_ENTRIES SUPPLIED_.
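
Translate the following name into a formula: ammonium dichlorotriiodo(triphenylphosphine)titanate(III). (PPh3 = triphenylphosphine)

(NH4)2[TiCl2I3(PPh3)]

Ligands: 1 triphenylphosphine (PPh3, neutral), 3 iodo (I, -1), 2 chloro (Cl, -1). Ligand charge sum = -5.
With Ti in oxidation state +3, the complex ion is [Ti...]^2−.
Charge balance with ammonium (+1) requires 1 complex ion per 2 ammonium.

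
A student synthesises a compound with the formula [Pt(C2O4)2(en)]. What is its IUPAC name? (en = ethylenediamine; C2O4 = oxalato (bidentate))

(ethylenediamine)dioxalatoplatinum(IV)

There is no counter-ion, so the complex is neutral overall.
Ligand charges: 1×ethylenediamine (neutral), 2×oxalato (-2 each); total -4. So Pt + (-4) = 0, giving Pt = +4.
Ligands are named alphabetically: ethylenediamine before oxalato.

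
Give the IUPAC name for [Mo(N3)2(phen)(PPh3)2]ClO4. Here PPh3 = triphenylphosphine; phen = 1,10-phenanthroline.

The 1 perchlorate counter-ion carries a total charge of -1, so each complex ion is 1+.
Ligand charges: 2×azido (-1 each), 2×triphenylphosphine (neutral), 1×1,10-phenanthroline (neutral); total -2. So Mo + (-2) = 1+, giving Mo = +3.
Ligands are named alphabetically: azido before phenanthroline before triphenylphosphine.

diazido(1,10-phenanthroline)bis(triphenylphosphine)molybdenum(III) perchlorate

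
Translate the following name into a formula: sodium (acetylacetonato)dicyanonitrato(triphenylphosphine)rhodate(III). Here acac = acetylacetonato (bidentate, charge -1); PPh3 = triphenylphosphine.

Ligands: 1 acetylacetonato (acac, -1), 1 triphenylphosphine (PPh3, neutral), 2 cyano (CN, -1), 1 nitrato (NO3, -1). Ligand charge sum = -4.
With Rh in oxidation state +3, the complex ion is [Rh...]^1−.
Charge balance with sodium (+1) requires 1 complex ion per 1 sodium.

Na[Rh(acac)(CN)2(NO3)(PPh3)]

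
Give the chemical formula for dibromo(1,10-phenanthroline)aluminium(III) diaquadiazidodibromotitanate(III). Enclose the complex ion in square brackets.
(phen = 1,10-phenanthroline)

Cation [Al…]: ligand charges -2, Al(III) ⇒ ion charge 1+.
Anion [Ti…]: ligand charges -4, Ti(III) ⇒ ion charge 1−.

[AlBr2(phen)][TiBr2(H2O)2(N3)2]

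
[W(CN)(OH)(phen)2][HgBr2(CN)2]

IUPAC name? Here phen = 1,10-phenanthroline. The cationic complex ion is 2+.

cyanohydroxobis(1,10-phenanthroline)tungsten(IV) dibromodicyanomercurate(II)

Both ions are complex: the cation is named first with the plain metal name, the anion second with the -ate form; each ion's ligands are alphabetised independently.
The complex cation is given as 2+; its ligand charges sum to -2, so W = +4.
A 1:1 salt means the anion carries the equal and opposite charge, 2−.
Anion: ligand charges sum to -4; for the ion to be 2−, Hg = +2.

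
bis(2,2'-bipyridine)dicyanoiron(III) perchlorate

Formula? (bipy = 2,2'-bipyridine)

Ligands: 2 2,2'-bipyridine (bipy, neutral), 2 cyano (CN, -1). Ligand charge sum = -2.
With Fe in oxidation state +3, the complex ion is [Fe...]^1+.
Charge balance with perchlorate (-1) requires 1 complex ion per 1 perchlorate.

[Fe(bipy)2(CN)2]ClO4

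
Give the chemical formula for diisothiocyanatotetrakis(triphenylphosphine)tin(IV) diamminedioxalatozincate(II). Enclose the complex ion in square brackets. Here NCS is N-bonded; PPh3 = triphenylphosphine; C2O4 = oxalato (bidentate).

Cation [Sn…]: ligand charges -2, Sn(IV) ⇒ ion charge 2+.
Anion [Zn…]: ligand charges -4, Zn(II) ⇒ ion charge 2−.
One 2+ cation balances one 2− anion.

[Sn(NCS)2(PPh3)4][Zn(C2O4)2(NH3)2]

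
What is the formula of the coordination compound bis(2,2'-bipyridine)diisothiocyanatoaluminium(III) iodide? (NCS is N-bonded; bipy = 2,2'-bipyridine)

[Al(bipy)2(NCS)2]I

Ligands: 2 isothiocyanato (NCS, -1), 2 2,2'-bipyridine (bipy, neutral). Ligand charge sum = -2.
Charge balance with iodide (-1) requires 1 complex ion per 1 iodide.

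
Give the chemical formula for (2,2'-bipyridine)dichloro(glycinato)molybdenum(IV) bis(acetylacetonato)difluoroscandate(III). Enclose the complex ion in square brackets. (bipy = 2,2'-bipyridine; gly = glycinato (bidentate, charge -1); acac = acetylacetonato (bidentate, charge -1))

Cation [Mo…]: ligand charges -3, Mo(IV) ⇒ ion charge 1+.
Anion [Sc…]: ligand charges -4, Sc(III) ⇒ ion charge 1−.

[Mo(bipy)Cl2(gly)][Sc(acac)2F2]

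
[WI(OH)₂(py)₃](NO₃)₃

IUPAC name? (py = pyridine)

dihydroxoiodotris(pyridine)tungsten(VI) nitrate

The 3 nitrate counter-ions carry a total charge of -3, so each complex ion is 3+.
Ligand charges: 3×pyridine (neutral), 1×iodo (-1 each), 2×hydroxo (-1 each); total -3. So W + (-3) = 3+, giving W = +6.
Ligands are named alphabetically: hydroxo before iodo before pyridine.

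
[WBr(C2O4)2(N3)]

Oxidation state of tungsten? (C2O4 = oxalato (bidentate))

+6

No counter-ion: the bracketed complex is neutral.
Ligand charges: 2×C2O4 = -4; 1×Br = -1; 1×N3 = -1; sum -6.
W + (-6) = 0 ⇒ W is +6.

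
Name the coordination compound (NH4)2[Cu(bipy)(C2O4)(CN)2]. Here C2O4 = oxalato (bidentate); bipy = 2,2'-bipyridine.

The 2 ammonium counter-ions carry a total charge of +2, so each complex ion is 2−.
Ligand charges: 1×oxalato (-2 each), 1×2,2'-bipyridine (neutral), 2×cyano (-1 each); total -4. So Cu + (-4) = 2−, giving Cu = +2.
Ligands are named alphabetically: bipyridine before cyano before oxalato.
The complex ion is anionic, so copper takes the -ate form cuprate(II).

ammonium (2,2'-bipyridine)dicyanooxalatocuprate(II)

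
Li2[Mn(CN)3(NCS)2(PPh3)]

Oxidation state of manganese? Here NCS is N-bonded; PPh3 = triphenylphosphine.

2 lithium outside the brackets (+1 each) → the complex ion is 2−.
Ligand charges: 2×NCS = -2; 3×CN = -3; 1×PPh3 neutral; sum -5.
Mn + (-5) = 2− ⇒ Mn is +3.

+3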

_WORK INSTRUCTIONS_.
The lines from the one containing "[WBr(C2O4)2(N3)]" through the last line of the records are to be transcribed exactly, with nothing else added.

_ANSWER SPACE_.
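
[WBr(C2O4)2(N3)]

Oxidation state of tungsten? (C2O4 = oxalato (bidentate))

+6

No counter-ion: the bracketed complex is neutral.
Ligand charges: 2×C2O4 = -4; 1×Br = -1; 1×N3 = -1; sum -6.
W + (-6) = 0 ⇒ W is +6.

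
Name the coordination compound (NH4)2[Cu(bipy)(C2O4)(CN)2]. Here C2O4 = oxalato (bidentate); bipy = 2,2'-bipyridine.

The 2 ammonium counter-ions carry a total charge of +2, so each complex ion is 2−.
Ligand charges: 1×oxalato (-2 each), 1×2,2'-bipyridine (neutral), 2×cyano (-1 each); total -4. So Cu + (-4) = 2−, giving Cu = +2.
Ligands are named alphabetically: bipyridine before cyano before oxalato.
The complex ion is anionic, so copper takes the -ate form cuprate(II).

ammonium (2,2'-bipyridine)dicyanooxalatocuprate(II)

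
Li2[Mn(CN)3(NCS)2(PPh3)]

Oxidation state of manganese? Here NCS is N-bonded; PPh3 = triphenylphosphine.

2 lithium outside the brackets (+1 each) → the complex ion is 2−.
Ligand charges: 2×NCS = -2; 3×CN = -3; 1×PPh3 neutral; sum -5.
Mn + (-5) = 2− ⇒ Mn is +3.

+3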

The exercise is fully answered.